_Material provided_:
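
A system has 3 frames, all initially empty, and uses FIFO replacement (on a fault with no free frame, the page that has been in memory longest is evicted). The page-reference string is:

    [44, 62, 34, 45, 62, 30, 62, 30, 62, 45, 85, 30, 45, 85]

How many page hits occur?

44 → fault, frames (44)
62 → fault, frames (44 62)
34 → fault, frames (44 62 34)
45 → fault, evict 44, frames (62 34 45)
62 → hit
30 → fault, evict 62, frames (34 45 30)
62 → fault, evict 34, frames (45 30 62)
30 → hit
62 → hit
45 → hit
85 → fault, evict 45, frames (30 62 85)
30 → hit
45 → fault, evict 30, frames (62 85 45)
85 → hit
Hits: 6.

6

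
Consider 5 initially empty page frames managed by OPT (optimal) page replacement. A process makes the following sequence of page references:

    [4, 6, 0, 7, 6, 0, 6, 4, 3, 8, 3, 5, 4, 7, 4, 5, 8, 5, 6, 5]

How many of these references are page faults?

7

4 -> miss, frames (4)
6 -> miss, frames (4 6)
0 -> miss, frames (4 6 0)
7 -> miss, frames (4 6 0 7)
6 -> hit
0 -> hit
6 -> hit
4 -> hit
3 -> miss, frames (4 6 0 7 3)
8 -> miss, evict 0, frames (4 6 7 3 8)
3 -> hit
5 -> miss, evict 3, frames (4 6 7 8 5)
4 -> hit
7 -> hit
4 -> hit
5 -> hit
8 -> hit
5 -> hit
6 -> hit
5 -> hit
Page faults: 7.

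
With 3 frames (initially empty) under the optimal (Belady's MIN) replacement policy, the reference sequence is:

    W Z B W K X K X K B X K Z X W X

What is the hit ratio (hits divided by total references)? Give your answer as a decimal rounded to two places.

W → miss, frames (W)
Z → miss, frames (W Z)
B → miss, frames (W Z B)
W → hit
K → miss, evict W, frames (Z B K)
X → miss, evict Z, frames (B K X)
K → hit
X → hit
K → hit
B → hit
X → hit
K → hit
Z → miss, evict K, frames (B X Z)
X → hit
W → miss, evict Z, frames (B X W)
X → hit
Hits: 9 of 16 references → 9/16 = 0.5625.

0.56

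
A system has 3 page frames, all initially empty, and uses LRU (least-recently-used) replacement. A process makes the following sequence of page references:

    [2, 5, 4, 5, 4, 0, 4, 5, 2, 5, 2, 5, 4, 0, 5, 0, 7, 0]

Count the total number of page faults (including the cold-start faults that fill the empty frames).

2 → miss, frames (2)
5 → miss, frames (2 5)
4 → miss, frames (2 5 4)
5 → hit
4 → hit
0 → miss, evict 2, frames (5 4 0)
4 → hit
5 → hit
2 → miss, evict 0, frames (4 5 2)
5 → hit
2 → hit
5 → hit
4 → hit
0 → miss, evict 2, frames (5 4 0)
5 → hit
0 → hit
7 → miss, evict 4, frames (5 0 7)
0 → hit
Page faults: 7.

7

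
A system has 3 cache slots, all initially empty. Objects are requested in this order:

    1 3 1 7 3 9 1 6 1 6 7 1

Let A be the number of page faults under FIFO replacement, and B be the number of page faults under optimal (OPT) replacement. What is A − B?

Under FIFO: F F . F . F F F . . F . → 7 faults.
Under OPT: F F . F . F . F . . . . → 5 faults.
A − B = 7 − 5 = 2.

2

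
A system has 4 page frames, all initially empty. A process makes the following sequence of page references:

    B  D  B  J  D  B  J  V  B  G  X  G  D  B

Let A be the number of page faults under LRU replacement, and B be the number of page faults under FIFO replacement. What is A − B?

Under LRU: F F . F . . . F . F F . F . → 7 faults.
Under FIFO: F F . F . . . F . F F . F F → 8 faults.
A − B = 7 − 8 = -1.

-1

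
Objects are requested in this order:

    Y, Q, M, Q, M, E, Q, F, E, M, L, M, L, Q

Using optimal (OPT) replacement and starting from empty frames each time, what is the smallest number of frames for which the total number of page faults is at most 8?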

_Required action_: Make an exact copy of the records.

_Answer to this exercise_:
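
A system has 3 frames, all initially empty, and uses FIFO replacement (on a fault with no free frame, the page that has been in memory longest is evicted). The page-reference string is:

    [44, 62, 34, 45, 62, 30, 62, 30, 62, 45, 85, 30, 45, 85]

How many page hits occur?

44 → fault, frames (44)
62 → fault, frames (44 62)
34 → fault, frames (44 62 34)
45 → fault, evict 44, frames (62 34 45)
62 → hit
30 → fault, evict 62, frames (34 45 30)
62 → fault, evict 34, frames (45 30 62)
30 → hit
62 → hit
45 → hit
85 → fault, evict 45, frames (30 62 85)
30 → hit
45 → fault, evict 30, frames (62 85 45)
85 → hit
Hits: 6.

6

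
Consider 5 initially empty page frames managed by OPT (optimal) page replacement. A process makes the following sequence of page references:

    [4, 6, 0, 7, 6, 0, 6, 4, 3, 8, 3, 5, 4, 7, 4, 5, 8, 5, 6, 5]

How many of these references are page faults?

7

4 -> miss, frames (4)
6 -> miss, frames (4 6)
0 -> miss, frames (4 6 0)
7 -> miss, frames (4 6 0 7)
6 -> hit
0 -> hit
6 -> hit
4 -> hit
3 -> miss, frames (4 6 0 7 3)
8 -> miss, evict 0, frames (4 6 7 3 8)
3 -> hit
5 -> miss, evict 3, frames (4 6 7 8 5)
4 -> hit
7 -> hit
4 -> hit
5 -> hit
8 -> hit
5 -> hit
6 -> hit
5 -> hit
Page faults: 7.

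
With 3 frames (initially empty) under the optimal (Belady's MIN) replacement policy, the reference sequence is:

    W Z B W K X K X K B X K Z X W X

What is the hit ratio (hits divided by total references)? Give your answer as a decimal rounded to two places.

W → miss, frames (W)
Z → miss, frames (W Z)
B → miss, frames (W Z B)
W → hit
K → miss, evict W, frames (Z B K)
X → miss, evict Z, frames (B K X)
K → hit
X → hit
K → hit
B → hit
X → hit
K → hit
Z → miss, evict K, frames (B X Z)
X → hit
W → miss, evict Z, frames (B X W)
X → hit
Hits: 9 of 16 references → 9/16 = 0.5625.

0.56

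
A system has 3 page frames, all initially empty, and uses LRU (least-recently-used) replacement. A process makes the following sequence of page references:

    [2, 5, 4, 5, 4, 0, 4, 5, 2, 5, 2, 5, 4, 0, 5, 0, 7, 0]

Count the total number of page faults (including the cold-start faults that fill the empty frames).

2 → miss, frames (2)
5 → miss, frames (2 5)
4 → miss, frames (2 5 4)
5 → hit
4 → hit
0 → miss, evict 2, frames (5 4 0)
4 → hit
5 → hit
2 → miss, evict 0, frames (4 5 2)
5 → hit
2 → hit
5 → hit
4 → hit
0 → miss, evict 2, frames (5 4 0)
5 → hit
0 → hit
7 → miss, evict 4, frames (5 0 7)
0 → hit
Page faults: 7.

7

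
A system has 3 cache slots, all initially empty. Objects are requested in this order:

    1 3 1 7 3 9 1 6 1 6 7 1

Let A be the number of page faults under FIFO replacement, and B be the number of page faults under optimal (OPT) replacement. What is A − B?

Under FIFO: F F . F . F F F . . F . → 7 faults.
Under OPT: F F . F . F . F . . . . → 5 faults.
A − B = 7 − 5 = 2.

2

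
A system has 4 page frames, all initially empty. A process makes the following sequence of page references:

    B  D  B  J  D  B  J  V  B  G  X  G  D  B

Let A be the number of page faults under LRU replacement, and B be the number of page faults under FIFO replacement. What is A − B?

Under LRU: F F . F . . . F . F F . F . → 7 faults.
Under FIFO: F F . F . . . F . F F . F F → 8 faults.
A − B = 7 − 8 = -1.

-1

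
Objects are requested in this order:

    Y, Q, M, Q, M, E, Q, F, E, M, L, M, L, Q

Using optimal (OPT) replacement and starting from empty frames each time, what is the smallest number of frames for which the total number of page faults is at most 8?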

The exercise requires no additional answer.